## Exercise
Tally the lines in the entries below where the string "ASCII" occurs. Reply with the total alone.

## Extracted material
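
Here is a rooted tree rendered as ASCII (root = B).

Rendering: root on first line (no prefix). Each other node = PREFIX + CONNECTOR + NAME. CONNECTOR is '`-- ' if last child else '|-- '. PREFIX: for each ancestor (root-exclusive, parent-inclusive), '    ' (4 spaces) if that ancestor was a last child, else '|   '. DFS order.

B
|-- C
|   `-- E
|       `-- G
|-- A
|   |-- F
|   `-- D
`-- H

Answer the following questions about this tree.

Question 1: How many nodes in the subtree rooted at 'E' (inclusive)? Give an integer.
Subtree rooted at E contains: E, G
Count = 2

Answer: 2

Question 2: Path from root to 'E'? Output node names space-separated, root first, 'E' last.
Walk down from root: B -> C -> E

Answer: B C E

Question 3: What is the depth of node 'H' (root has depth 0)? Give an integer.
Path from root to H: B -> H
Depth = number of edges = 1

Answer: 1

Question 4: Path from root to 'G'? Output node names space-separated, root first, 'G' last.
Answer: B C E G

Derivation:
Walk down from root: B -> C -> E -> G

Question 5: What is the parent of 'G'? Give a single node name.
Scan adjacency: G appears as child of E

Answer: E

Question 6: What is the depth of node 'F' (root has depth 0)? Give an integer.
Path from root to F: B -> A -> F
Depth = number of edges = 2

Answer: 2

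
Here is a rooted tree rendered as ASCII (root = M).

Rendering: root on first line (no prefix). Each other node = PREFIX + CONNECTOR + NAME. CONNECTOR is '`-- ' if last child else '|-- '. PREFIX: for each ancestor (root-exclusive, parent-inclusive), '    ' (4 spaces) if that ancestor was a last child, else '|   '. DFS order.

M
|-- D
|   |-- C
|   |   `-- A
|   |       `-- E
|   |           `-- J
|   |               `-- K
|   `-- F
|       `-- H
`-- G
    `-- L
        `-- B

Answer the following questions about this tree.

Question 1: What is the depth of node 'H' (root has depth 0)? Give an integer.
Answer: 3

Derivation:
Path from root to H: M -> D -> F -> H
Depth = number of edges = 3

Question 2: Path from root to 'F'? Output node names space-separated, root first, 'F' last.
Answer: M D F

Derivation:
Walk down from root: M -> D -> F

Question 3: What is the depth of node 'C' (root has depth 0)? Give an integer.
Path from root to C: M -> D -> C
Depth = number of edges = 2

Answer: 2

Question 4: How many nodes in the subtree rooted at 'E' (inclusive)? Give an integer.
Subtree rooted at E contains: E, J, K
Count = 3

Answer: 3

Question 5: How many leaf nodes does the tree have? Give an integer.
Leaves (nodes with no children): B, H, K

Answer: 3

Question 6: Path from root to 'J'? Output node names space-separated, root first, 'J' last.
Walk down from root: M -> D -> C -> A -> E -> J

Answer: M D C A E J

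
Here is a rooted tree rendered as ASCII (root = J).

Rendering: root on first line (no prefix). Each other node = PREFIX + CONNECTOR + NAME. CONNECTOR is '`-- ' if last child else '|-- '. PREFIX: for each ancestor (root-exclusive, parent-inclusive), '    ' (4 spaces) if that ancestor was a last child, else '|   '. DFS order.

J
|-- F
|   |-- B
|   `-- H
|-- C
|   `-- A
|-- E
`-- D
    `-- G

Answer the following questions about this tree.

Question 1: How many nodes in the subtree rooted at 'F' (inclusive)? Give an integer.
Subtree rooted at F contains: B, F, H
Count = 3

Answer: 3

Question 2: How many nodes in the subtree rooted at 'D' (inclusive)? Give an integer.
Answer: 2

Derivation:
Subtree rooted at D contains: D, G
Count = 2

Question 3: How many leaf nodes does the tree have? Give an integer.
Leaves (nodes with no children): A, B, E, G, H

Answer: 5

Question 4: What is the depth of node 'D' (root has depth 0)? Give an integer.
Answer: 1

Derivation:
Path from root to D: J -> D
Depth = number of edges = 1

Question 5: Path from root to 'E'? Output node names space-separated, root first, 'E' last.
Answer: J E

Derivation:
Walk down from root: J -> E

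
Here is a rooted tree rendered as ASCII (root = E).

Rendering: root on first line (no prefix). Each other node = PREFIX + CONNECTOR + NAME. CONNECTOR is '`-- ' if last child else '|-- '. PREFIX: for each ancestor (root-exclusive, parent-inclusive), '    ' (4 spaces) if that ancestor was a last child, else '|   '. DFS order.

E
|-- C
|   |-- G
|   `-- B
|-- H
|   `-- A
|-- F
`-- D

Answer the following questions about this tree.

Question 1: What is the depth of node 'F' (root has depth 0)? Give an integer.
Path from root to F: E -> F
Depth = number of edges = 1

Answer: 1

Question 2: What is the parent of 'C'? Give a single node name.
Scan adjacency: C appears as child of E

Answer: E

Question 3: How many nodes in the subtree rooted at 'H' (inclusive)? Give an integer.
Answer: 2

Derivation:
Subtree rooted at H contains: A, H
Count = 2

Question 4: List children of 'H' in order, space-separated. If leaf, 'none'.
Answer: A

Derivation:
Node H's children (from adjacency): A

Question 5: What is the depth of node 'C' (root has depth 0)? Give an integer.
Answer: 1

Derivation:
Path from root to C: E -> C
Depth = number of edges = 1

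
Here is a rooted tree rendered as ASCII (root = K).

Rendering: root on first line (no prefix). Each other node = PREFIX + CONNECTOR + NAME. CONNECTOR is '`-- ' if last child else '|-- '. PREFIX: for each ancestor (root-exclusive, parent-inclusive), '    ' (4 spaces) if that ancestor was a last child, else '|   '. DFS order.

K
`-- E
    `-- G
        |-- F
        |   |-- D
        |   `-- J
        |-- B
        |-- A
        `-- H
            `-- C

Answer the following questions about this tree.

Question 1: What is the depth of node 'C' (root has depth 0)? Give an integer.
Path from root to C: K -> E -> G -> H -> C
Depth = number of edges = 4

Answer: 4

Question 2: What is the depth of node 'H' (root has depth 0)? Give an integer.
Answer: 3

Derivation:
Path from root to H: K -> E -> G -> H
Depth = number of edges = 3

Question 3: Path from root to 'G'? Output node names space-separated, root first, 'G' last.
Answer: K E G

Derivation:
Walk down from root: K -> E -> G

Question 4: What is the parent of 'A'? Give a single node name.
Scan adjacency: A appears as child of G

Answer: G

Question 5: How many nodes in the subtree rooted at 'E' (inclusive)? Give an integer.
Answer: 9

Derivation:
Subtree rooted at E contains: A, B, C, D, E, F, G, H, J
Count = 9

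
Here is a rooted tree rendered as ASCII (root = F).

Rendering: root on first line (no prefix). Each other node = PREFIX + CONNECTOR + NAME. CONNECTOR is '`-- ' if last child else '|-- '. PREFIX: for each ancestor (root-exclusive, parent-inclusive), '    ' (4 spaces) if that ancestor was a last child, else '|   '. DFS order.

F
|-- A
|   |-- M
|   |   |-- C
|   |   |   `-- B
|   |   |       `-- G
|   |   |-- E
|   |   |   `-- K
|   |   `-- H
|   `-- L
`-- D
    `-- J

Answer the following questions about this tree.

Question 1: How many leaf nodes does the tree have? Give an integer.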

## Task result
6